Below are the records; count the lines in which "bool" occurs and report only that number.

Top of Data

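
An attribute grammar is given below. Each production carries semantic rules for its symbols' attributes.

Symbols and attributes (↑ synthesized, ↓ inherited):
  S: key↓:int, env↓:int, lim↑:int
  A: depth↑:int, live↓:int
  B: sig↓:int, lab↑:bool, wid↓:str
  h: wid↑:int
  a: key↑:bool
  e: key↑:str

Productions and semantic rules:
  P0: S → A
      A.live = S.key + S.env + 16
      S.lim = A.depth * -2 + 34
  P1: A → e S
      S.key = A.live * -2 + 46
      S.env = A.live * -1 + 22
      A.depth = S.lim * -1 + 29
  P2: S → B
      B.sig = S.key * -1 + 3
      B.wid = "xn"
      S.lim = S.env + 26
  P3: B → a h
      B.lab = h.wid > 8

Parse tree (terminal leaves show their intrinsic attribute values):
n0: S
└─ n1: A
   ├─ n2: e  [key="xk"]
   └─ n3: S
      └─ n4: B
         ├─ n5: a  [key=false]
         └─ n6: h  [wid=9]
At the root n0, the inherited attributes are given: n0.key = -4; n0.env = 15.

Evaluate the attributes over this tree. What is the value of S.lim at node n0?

1. n0.key = -4  [given at root]
2. n0.env = 15  [given at root]
3. n1.live = 27  [S.key + S.env + 16]
4. n2.key = "xk"  [terminal]
5. n3.key = -8  [A.live * -2 + 46]
6. n3.env = -5  [A.live * -1 + 22]
7. n4.sig = 11  [S.key * -1 + 3]
8. n4.wid = "xn"  ["xn"]
9. n5.key = false  [terminal]
10. n6.wid = 9  [terminal]
11. n4.lab = true  [h.wid > 8]
12. n3.lim = 21  [S.env + 26]
13. n1.depth = 8  [S.lim * -1 + 29]
14. n0.lim = 18  [A.depth * -2 + 34]

18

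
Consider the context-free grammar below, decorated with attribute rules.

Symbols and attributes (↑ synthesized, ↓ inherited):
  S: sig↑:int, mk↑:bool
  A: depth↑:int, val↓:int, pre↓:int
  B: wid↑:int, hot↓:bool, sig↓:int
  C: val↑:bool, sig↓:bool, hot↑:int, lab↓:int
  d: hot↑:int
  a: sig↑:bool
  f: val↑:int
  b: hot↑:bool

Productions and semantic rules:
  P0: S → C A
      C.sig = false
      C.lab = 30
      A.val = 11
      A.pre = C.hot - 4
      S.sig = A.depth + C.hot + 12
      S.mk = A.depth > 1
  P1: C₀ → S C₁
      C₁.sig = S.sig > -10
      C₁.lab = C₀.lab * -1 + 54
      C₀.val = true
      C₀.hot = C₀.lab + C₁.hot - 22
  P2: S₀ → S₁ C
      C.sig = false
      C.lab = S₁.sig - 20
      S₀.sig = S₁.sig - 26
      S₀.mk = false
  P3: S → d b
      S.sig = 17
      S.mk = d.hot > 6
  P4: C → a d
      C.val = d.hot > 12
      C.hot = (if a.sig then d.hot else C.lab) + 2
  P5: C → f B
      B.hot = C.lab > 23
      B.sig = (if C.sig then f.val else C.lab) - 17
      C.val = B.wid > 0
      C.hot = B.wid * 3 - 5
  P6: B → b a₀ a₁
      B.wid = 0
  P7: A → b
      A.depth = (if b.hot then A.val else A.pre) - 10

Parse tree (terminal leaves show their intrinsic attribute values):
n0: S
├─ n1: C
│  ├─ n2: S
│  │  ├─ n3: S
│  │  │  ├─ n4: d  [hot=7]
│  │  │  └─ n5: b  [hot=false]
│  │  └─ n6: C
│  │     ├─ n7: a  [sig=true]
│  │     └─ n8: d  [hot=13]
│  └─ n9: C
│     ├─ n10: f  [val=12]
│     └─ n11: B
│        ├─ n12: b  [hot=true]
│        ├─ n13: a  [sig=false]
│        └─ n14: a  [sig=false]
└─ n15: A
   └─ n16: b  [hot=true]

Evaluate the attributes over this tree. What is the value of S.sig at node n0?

1. n1.sig = false  [false]
2. n1.lab = 30  [30]
3. n4.hot = 7  [terminal]
4. n5.hot = false  [terminal]
5. n3.sig = 17  [17]
6. n3.mk = true  [d.hot > 6]
7. n6.sig = false  [false]
8. n6.lab = -3  [S₁.sig - 20]
9. n7.sig = true  [terminal]
10. n8.hot = 13  [terminal]
11. n6.val = true  [d.hot > 12]
12. n6.hot = 15  [(if a.sig then d.hot else C.lab) + 2]
13. n2.sig = -9  [S₁.sig - 26]
14. n2.mk = false  [false]
15. n9.sig = true  [S.sig > -10]
16. n9.lab = 24  [C₀.lab * -1 + 54]
17. n10.val = 12  [terminal]
18. n11.hot = true  [C.lab > 23]
19. n11.sig = -5  [(if C.sig then f.val else C.lab) - 17]
20. n12.hot = true  [terminal]
21. n13.sig = false  [terminal]
22. n14.sig = false  [terminal]
23. n11.wid = 0  [0]
24. n9.val = false  [B.wid > 0]
25. n9.hot = -5  [B.wid * 3 - 5]
26. n1.val = true  [true]
27. n1.hot = 3  [C₀.lab + C₁.hot - 22]
28. n15.val = 11  [11]
29. n15.pre = -1  [C.hot - 4]
30. n16.hot = true  [terminal]
31. n15.depth = 1  [(if b.hot then A.val else A.pre) - 10]
32. n0.sig = 16  [A.depth + C.hot + 12]
33. n0.mk = false  [A.depth > 1]

16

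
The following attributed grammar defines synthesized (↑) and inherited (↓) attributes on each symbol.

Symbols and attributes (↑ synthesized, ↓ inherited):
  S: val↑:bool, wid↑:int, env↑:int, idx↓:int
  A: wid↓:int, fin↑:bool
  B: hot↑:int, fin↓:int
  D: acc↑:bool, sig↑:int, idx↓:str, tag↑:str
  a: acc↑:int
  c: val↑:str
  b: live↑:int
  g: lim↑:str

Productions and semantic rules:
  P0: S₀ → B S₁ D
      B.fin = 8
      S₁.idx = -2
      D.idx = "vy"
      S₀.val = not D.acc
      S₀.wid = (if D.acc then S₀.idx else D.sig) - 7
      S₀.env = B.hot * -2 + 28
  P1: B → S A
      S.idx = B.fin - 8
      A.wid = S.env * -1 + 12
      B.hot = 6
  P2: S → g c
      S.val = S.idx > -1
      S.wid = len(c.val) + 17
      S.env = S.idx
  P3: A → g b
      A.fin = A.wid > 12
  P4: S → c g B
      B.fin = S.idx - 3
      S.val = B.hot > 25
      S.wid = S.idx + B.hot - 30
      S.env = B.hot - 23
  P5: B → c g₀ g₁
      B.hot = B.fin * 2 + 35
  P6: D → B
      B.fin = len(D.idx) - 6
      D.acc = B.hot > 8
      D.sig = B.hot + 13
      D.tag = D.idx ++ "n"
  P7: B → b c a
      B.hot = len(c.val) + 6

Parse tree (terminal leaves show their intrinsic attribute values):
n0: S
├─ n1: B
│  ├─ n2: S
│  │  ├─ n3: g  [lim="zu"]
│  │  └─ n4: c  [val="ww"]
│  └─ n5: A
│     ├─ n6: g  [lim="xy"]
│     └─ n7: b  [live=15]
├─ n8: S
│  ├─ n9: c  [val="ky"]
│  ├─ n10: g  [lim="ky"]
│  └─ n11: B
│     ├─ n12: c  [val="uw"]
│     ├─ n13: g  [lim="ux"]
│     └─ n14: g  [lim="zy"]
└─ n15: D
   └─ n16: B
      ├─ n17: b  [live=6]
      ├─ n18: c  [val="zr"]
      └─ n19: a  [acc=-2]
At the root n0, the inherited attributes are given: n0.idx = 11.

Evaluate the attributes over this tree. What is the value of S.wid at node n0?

14

1. n0.idx = 11  [given at root]
2. n1.fin = 8  [8]
3. n2.idx = 0  [B.fin - 8]
4. n3.lim = "zu"  [terminal]
5. n4.val = "ww"  [terminal]
6. n2.val = true  [S.idx > -1]
7. n2.wid = 19  [len(c.val) + 17]
8. n2.env = 0  [S.idx]
9. n5.wid = 12  [S.env * -1 + 12]
10. n6.lim = "xy"  [terminal]
11. n7.live = 15  [terminal]
12. n5.fin = false  [A.wid > 12]
13. n1.hot = 6  [6]
14. n8.idx = -2  [-2]
15. n9.val = "ky"  [terminal]
16. n10.lim = "ky"  [terminal]
17. n11.fin = -5  [S.idx - 3]
18. n12.val = "uw"  [terminal]
19. n13.lim = "ux"  [terminal]
20. n14.lim = "zy"  [terminal]
21. n11.hot = 25  [B.fin * 2 + 35]
22. n8.val = false  [B.hot > 25]
23. n8.wid = -7  [S.idx + B.hot - 30]
24. n8.env = 2  [B.hot - 23]
25. n15.idx = "vy"  ["vy"]
26. n16.fin = -4  [len(D.idx) - 6]
27. n17.live = 6  [terminal]
28. n18.val = "zr"  [terminal]
29. n19.acc = -2  [terminal]
30. n16.hot = 8  [len(c.val) + 6]
31. n15.acc = false  [B.hot > 8]
32. n15.sig = 21  [B.hot + 13]
33. n15.tag = "vyn"  [D.idx ++ "n"]
34. n0.val = true  [not D.acc]
35. n0.wid = 14  [(if D.acc then S₀.idx else D.sig) - 7]
36. n0.env = 16  [B.hot * -2 + 28]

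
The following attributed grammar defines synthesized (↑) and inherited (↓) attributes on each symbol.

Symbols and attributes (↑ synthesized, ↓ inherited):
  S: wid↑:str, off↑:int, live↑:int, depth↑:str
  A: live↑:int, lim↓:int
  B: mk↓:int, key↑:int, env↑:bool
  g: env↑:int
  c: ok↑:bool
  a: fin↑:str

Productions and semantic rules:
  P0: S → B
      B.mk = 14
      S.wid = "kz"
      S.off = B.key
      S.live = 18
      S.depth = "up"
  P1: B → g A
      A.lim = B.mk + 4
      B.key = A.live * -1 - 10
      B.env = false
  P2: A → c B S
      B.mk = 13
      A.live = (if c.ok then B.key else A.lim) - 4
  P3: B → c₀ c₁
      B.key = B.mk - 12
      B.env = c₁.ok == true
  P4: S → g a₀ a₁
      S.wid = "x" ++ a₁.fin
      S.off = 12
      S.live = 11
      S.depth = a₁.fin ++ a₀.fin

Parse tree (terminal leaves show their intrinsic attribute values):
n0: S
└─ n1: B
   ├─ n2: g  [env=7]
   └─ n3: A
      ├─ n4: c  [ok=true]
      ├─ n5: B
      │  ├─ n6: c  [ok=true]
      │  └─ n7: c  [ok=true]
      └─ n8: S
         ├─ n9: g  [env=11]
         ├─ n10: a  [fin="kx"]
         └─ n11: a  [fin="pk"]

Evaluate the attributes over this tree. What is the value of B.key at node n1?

1. n1.mk = 14  [14]
2. n2.env = 7  [terminal]
3. n3.lim = 18  [B.mk + 4]
4. n4.ok = true  [terminal]
5. n5.mk = 13  [13]
6. n6.ok = true  [terminal]
7. n7.ok = true  [terminal]
8. n5.key = 1  [B.mk - 12]
9. n5.env = true  [c₁.ok == true]
10. n9.env = 11  [terminal]
11. n10.fin = "kx"  [terminal]
12. n11.fin = "pk"  [terminal]
13. n8.wid = "xpk"  ["x" ++ a₁.fin]
14. n8.off = 12  [12]
15. n8.live = 11  [11]
16. n8.depth = "pkkx"  [a₁.fin ++ a₀.fin]
17. n3.live = -3  [(if c.ok then B.key else A.lim) - 4]
18. n1.key = -7  [A.live * -1 - 10]
19. n1.env = false  [false]
20. n0.wid = "kz"  ["kz"]
21. n0.off = -7  [B.key]
22. n0.live = 18  [18]
23. n0.depth = "up"  ["up"]

-7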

Bottom of Data

* _Answer below_: 12